** Work request **
Word for word, set down every line of the entries below from the line with "Determine the Milnor" to the line with "Consider the germ", including both, and no other line.

** Material to process **
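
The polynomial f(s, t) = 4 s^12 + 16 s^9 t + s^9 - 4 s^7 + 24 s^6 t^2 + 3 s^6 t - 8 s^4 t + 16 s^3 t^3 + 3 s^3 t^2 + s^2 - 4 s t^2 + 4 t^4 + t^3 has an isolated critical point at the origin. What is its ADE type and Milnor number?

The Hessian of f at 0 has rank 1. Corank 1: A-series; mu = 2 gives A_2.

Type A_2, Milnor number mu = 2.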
==
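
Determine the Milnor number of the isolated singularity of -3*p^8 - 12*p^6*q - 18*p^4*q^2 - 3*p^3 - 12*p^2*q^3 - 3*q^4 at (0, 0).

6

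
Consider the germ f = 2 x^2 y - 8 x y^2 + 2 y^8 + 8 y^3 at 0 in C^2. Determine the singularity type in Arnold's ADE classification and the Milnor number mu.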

** Solution to the exercise **
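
Determine the Milnor number of the isolated singularity of -3*p^8 - 12*p^6*q - 18*p^4*q^2 - 3*p^3 - 12*p^2*q^3 - 3*q^4 at (0, 0).

6

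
Consider the germ f = 2 x^2 y - 8 x y^2 + 2 y^8 + 8 y^3 at 0 in C^2. Determine the singularity type in Arnold's ADE classification and the Milnor number mu.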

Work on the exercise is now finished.